(Exercise inputs Opens)

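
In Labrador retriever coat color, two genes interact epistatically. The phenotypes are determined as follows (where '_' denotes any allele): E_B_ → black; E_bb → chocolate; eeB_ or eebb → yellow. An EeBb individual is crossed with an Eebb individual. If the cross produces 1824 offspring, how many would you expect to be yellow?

Cross: EeBb × Eebb — consider each gene separately:
E gene: Ee × Ee → 1 EE, 2 Ee, 1 ee → 3 E_ : 1 ee (out of 4)
B gene: Bb × bb → 2 Bb, 2 bb → 2 B_ : 2 bb (out of 4)
Genotype classes (out of 4 × 4 = 16): E_B_ = 3×2 = 6; E_bb = 3×2 = 6; eeB_ = 1×2 = 2; eebb = 1×2 = 2
Apply the phenotype rules: E_B_ (6) → black; E_bb (6) → chocolate; eeB_ (2) + eebb (2) → yellow
Phenotype counts (out of 16): 6 black, 6 chocolate, 4 yellow
yellow: 4 out of 16 → fraction 1/4
Expected count = 1/4 × 1824 = 456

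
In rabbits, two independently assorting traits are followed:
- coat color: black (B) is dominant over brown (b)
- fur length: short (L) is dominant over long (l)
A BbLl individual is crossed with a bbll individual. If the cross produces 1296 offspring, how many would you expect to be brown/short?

Dihybrid cross BbLl × bbll — consider each gene separately:
coat color: Bb × bb → 2 Bb, 2 bb → 2 B_ : 2 bb (out of 4)
fur length: Ll × ll → 2 Ll, 2 ll → 2 L_ : 2 ll (out of 4)
Combine (counts out of 4 × 4 = 16): black/short (B_L_) = 2×2 = 4; black/long (B_ll) = 2×2 = 4; brown/short (bbL_) = 2×2 = 4; brown/long (bbll) = 2×2 = 4
Phenotype counts (out of 16): 4 black/short, 4 black/long, 4 brown/short, 4 brown/long
brown/short: 4 out of 16 → fraction 1/4
Expected count = 1/4 × 1296 = 324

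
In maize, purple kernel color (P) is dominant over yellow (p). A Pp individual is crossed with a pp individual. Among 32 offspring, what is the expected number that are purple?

Punnett square for Pp × pp:
Offspring genotypes: 2 Pp, 2 pp
purple: 2, yellow: 2
purple: 2 out of 4 → fraction 1/2
Expected count = 1/2 × 32 = 16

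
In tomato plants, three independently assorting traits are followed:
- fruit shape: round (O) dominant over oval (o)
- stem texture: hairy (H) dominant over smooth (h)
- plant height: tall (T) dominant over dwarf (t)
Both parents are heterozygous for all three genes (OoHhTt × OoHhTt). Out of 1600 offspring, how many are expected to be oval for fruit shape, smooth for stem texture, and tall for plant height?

Trihybrid cross: OoHhTt × OoHhTt
Each trait segregates independently with a 3:1 phenotypic ratio, so each gene contributes 3/4 (dominant) or 1/4 (recessive).
Target: oval (fruit shape), smooth (stem texture), tall (plant height)
Probability = product of independent per-trait probabilities
= 1/4 × 1/4 × 3/4 = 3/64
Expected count = 3/64 × 1600 = 75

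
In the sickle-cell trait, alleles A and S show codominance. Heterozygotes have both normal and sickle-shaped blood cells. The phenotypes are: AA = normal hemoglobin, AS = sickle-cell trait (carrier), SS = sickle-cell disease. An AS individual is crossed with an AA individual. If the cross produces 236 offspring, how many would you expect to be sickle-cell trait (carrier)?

Punnett square for AS × AA:
Offspring genotypes: 2 AA, 2 AS
Phenotype counts: 2 normal hemoglobin, 2 sickle-cell trait (carrier)
sickle-cell trait (carrier): 2 out of 4 → fraction 1/2
Expected count = 1/2 × 236 = 118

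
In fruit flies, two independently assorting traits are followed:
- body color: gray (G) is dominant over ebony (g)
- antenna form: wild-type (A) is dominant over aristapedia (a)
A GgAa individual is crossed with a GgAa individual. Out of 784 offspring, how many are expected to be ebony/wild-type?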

(Exercise inputs Closes)

What is expected:
Repeat the listing. Keep every character the same.

Response area:
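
In Labrador retriever coat color, two genes interact epistatically. The phenotypes are determined as follows (where '_' denotes any allele): E_B_ → black; E_bb → chocolate; eeB_ or eebb → yellow. An EeBb individual is crossed with an Eebb individual. If the cross produces 1824 offspring, how many would you expect to be yellow?

Cross: EeBb × Eebb — consider each gene separately:
E gene: Ee × Ee → 1 EE, 2 Ee, 1 ee → 3 E_ : 1 ee (out of 4)
B gene: Bb × bb → 2 Bb, 2 bb → 2 B_ : 2 bb (out of 4)
Genotype classes (out of 4 × 4 = 16): E_B_ = 3×2 = 6; E_bb = 3×2 = 6; eeB_ = 1×2 = 2; eebb = 1×2 = 2
Apply the phenotype rules: E_B_ (6) → black; E_bb (6) → chocolate; eeB_ (2) + eebb (2) → yellow
Phenotype counts (out of 16): 6 black, 6 chocolate, 4 yellow
yellow: 4 out of 16 → fraction 1/4
Expected count = 1/4 × 1824 = 456

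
In rabbits, two independently assorting traits are followed:
- coat color: black (B) is dominant over brown (b)
- fur length: short (L) is dominant over long (l)
A BbLl individual is crossed with a bbll individual. If the cross produces 1296 offspring, how many would you expect to be brown/short?

Dihybrid cross BbLl × bbll — consider each gene separately:
coat color: Bb × bb → 2 Bb, 2 bb → 2 B_ : 2 bb (out of 4)
fur length: Ll × ll → 2 Ll, 2 ll → 2 L_ : 2 ll (out of 4)
Combine (counts out of 4 × 4 = 16): black/short (B_L_) = 2×2 = 4; black/long (B_ll) = 2×2 = 4; brown/short (bbL_) = 2×2 = 4; brown/long (bbll) = 2×2 = 4
Phenotype counts (out of 16): 4 black/short, 4 black/long, 4 brown/short, 4 brown/long
brown/short: 4 out of 16 → fraction 1/4
Expected count = 1/4 × 1296 = 324

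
In maize, purple kernel color (P) is dominant over yellow (p). A Pp individual is crossed with a pp individual. Among 32 offspring, what is the expected number that are purple?

Punnett square for Pp × pp:
Offspring genotypes: 2 Pp, 2 pp
purple: 2, yellow: 2
purple: 2 out of 4 → fraction 1/2
Expected count = 1/2 × 32 = 16

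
In tomato plants, three independently assorting traits are followed:
- fruit shape: round (O) dominant over oval (o)
- stem texture: hairy (H) dominant over smooth (h)
- plant height: tall (T) dominant over dwarf (t)
Both parents are heterozygous for all three genes (OoHhTt × OoHhTt). Out of 1600 offspring, how many are expected to be oval for fruit shape, smooth for stem texture, and tall for plant height?

Trihybrid cross: OoHhTt × OoHhTt
Each trait segregates independently with a 3:1 phenotypic ratio, so each gene contributes 3/4 (dominant) or 1/4 (recessive).
Target: oval (fruit shape), smooth (stem texture), tall (plant height)
Probability = product of independent per-trait probabilities
= 1/4 × 1/4 × 3/4 = 3/64
Expected count = 3/64 × 1600 = 75

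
In the sickle-cell trait, alleles A and S show codominance. Heterozygotes have both normal and sickle-shaped blood cells. The phenotypes are: AA = normal hemoglobin, AS = sickle-cell trait (carrier), SS = sickle-cell disease. An AS individual is crossed with an AA individual. If the cross produces 236 offspring, how many would you expect to be sickle-cell trait (carrier)?

Punnett square for AS × AA:
Offspring genotypes: 2 AA, 2 AS
Phenotype counts: 2 normal hemoglobin, 2 sickle-cell trait (carrier)
sickle-cell trait (carrier): 2 out of 4 → fraction 1/2
Expected count = 1/2 × 236 = 118

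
In fruit flies, two independently assorting traits are followed:
- body color: gray (G) is dominant over ebony (g)
- antenna form: wild-type (A) is dominant over aristapedia (a)
A GgAa individual is crossed with a GgAa individual. Out of 784 offspring, how many are expected to be ebony/wild-type?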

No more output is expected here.